A faithful, complete copy of the records is required.
(Beginning of RECORD EXTRACTS)
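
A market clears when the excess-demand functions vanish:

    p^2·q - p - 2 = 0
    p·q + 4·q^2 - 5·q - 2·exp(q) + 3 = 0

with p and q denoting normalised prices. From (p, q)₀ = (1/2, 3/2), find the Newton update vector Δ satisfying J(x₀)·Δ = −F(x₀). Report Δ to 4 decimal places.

(3.6487, 1.2025)

At (1/2, 3/2): F = (-2.1250, -3.713378).
Jacobian J = [[2·p·q - 1, p^2], [q, p + 8·q - 2·exp(q) - 5]].
At the point, J = [[0.5000, 0.2500], [1.5000, -1.463378]] (det J = -1.106689).
Solving J·Δ = −F gives Δ = (3.6487, 1.2025).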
(End of RECORD EXTRACTS)
RESULT BELOW:
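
A market clears when the excess-demand functions vanish:

    p^2·q - p - 2 = 0
    p·q + 4·q^2 - 5·q - 2·exp(q) + 3 = 0

with p and q denoting normalised prices. From (p, q)₀ = (1/2, 3/2), find the Newton update vector Δ satisfying J(x₀)·Δ = −F(x₀). Report Δ to 4 decimal places.

(3.6487, 1.2025)

At (1/2, 3/2): F = (-2.1250, -3.713378).
Jacobian J = [[2·p·q - 1, p^2], [q, p + 8·q - 2·exp(q) - 5]].
At the point, J = [[0.5000, 0.2500], [1.5000, -1.463378]] (det J = -1.106689).
Solving J·Δ = −F gives Δ = (3.6487, 1.2025).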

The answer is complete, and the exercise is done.